What is needed: Look through the material below and return every line that contains "same".

Material provided: Begin

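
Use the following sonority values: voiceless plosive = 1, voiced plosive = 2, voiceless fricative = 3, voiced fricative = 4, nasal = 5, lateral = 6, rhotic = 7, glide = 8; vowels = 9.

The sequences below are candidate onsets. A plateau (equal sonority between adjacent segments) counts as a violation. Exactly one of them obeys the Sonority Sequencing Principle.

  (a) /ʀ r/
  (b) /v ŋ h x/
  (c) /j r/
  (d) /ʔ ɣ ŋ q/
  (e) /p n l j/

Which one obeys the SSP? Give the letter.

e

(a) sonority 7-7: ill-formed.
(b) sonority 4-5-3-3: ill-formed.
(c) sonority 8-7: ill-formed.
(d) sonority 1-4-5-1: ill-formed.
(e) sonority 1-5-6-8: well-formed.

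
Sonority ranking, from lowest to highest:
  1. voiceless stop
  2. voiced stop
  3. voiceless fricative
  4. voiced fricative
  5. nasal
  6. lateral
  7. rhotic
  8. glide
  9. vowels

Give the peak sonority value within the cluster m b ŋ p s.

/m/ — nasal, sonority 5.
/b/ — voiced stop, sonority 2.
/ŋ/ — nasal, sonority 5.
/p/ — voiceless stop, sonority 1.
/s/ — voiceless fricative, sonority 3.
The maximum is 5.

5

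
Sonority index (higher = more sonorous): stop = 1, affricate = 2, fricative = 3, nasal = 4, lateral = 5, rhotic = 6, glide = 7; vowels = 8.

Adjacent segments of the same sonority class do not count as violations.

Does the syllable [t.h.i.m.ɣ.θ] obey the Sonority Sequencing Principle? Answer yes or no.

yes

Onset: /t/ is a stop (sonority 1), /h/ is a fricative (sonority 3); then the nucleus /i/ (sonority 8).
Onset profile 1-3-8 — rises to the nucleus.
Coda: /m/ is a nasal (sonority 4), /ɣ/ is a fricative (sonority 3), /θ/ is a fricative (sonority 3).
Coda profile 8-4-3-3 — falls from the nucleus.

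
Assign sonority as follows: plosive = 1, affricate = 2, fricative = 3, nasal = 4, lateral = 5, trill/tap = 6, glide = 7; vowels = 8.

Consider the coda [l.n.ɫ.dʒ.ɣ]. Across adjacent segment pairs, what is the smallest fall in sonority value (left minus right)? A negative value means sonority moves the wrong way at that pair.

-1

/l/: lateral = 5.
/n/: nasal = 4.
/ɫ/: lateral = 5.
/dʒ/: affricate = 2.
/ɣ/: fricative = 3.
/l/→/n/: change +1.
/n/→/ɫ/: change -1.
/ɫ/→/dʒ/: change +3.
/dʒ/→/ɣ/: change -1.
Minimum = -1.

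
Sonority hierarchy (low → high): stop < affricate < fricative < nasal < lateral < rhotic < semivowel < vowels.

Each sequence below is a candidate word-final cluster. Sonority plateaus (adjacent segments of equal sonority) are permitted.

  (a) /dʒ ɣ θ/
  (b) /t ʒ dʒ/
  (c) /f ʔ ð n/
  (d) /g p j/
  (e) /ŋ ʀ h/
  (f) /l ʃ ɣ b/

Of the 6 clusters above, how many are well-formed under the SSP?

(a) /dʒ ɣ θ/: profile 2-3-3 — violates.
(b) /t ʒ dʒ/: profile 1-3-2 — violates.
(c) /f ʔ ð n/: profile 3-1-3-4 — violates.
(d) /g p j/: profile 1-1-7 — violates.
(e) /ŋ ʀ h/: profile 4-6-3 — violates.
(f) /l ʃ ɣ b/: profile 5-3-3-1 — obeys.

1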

Material provided: End
Material provided: Begin

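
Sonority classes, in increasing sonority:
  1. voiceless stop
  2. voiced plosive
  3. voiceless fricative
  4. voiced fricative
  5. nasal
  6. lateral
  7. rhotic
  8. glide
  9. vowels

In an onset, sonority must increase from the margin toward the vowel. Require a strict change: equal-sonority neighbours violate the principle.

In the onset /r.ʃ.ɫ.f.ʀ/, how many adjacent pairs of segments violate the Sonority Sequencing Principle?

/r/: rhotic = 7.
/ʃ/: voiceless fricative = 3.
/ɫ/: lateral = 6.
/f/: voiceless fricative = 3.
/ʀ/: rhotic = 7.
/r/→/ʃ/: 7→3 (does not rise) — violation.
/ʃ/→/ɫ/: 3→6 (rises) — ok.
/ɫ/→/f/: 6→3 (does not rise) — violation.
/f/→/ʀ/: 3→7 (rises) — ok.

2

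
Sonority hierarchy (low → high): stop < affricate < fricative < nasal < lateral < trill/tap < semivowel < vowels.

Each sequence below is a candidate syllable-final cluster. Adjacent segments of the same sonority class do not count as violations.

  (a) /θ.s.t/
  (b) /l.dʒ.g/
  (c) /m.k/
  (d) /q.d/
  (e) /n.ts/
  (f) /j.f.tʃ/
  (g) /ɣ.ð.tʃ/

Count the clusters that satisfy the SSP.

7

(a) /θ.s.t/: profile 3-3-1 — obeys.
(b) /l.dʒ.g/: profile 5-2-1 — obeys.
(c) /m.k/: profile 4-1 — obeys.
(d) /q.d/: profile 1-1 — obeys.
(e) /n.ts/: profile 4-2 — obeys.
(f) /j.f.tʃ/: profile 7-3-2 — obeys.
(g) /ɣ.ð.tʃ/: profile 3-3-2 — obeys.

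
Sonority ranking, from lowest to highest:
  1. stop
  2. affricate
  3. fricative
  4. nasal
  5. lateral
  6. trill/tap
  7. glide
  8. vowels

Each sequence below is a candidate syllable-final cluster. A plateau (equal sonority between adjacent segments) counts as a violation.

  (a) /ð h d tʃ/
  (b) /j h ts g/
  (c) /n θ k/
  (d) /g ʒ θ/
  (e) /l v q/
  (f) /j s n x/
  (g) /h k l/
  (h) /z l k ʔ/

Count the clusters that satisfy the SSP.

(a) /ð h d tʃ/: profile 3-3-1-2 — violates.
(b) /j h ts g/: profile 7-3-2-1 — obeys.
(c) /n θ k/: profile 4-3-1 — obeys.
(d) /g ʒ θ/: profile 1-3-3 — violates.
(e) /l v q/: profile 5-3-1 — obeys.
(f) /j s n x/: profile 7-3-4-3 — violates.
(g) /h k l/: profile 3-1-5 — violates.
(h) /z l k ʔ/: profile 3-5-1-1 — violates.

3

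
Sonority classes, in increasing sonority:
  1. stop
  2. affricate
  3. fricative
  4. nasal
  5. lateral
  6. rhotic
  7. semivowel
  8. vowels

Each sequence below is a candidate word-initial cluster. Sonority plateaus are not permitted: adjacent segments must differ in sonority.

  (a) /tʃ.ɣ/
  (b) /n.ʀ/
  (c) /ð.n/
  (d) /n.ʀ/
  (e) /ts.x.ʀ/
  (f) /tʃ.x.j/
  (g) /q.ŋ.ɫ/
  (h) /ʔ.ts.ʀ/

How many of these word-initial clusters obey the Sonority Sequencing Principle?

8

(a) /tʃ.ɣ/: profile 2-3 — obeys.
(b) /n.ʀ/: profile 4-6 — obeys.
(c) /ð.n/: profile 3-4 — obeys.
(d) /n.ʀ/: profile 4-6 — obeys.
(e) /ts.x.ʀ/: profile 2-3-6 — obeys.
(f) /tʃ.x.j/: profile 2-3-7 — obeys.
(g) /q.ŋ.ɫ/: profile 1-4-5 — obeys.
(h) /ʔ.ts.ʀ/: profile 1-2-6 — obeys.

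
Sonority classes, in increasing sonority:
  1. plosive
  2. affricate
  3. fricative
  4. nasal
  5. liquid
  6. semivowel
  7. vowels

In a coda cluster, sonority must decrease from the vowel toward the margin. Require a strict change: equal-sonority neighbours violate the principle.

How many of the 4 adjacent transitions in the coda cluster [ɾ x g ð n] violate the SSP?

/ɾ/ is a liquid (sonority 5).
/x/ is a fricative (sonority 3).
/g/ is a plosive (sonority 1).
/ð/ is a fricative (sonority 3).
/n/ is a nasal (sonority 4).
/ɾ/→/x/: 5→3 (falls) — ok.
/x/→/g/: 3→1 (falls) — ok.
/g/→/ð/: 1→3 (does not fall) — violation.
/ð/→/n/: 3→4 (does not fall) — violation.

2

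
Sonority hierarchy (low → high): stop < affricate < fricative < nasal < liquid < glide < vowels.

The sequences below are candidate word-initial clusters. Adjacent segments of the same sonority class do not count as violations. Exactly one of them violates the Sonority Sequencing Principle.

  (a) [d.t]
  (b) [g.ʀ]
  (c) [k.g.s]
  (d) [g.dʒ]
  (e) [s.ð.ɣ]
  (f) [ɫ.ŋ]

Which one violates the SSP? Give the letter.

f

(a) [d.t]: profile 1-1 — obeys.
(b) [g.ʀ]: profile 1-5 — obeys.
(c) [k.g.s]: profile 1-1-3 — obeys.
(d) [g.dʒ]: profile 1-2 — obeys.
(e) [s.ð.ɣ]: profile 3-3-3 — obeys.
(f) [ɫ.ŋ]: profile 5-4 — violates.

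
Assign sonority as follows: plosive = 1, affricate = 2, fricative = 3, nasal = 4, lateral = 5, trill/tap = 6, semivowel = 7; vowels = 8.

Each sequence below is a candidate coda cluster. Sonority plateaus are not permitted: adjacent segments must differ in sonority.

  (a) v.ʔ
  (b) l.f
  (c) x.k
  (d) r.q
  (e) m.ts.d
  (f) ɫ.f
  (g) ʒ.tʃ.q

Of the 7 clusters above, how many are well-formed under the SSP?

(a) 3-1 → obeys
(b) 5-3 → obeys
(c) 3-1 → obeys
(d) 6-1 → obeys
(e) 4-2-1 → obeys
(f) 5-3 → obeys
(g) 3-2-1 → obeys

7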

Material provided: End

Problem solution:
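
Adjacent segments of the same sonority class do not count as violations.
Each sequence below is a candidate syllable-final cluster. Adjacent segments of the same sonority class do not count as violations.
The sequences below are candidate word-initial clusters. Adjacent segments of the same sonority class do not count as violations. Exactly one of them violates the Sonority Sequencing Principle.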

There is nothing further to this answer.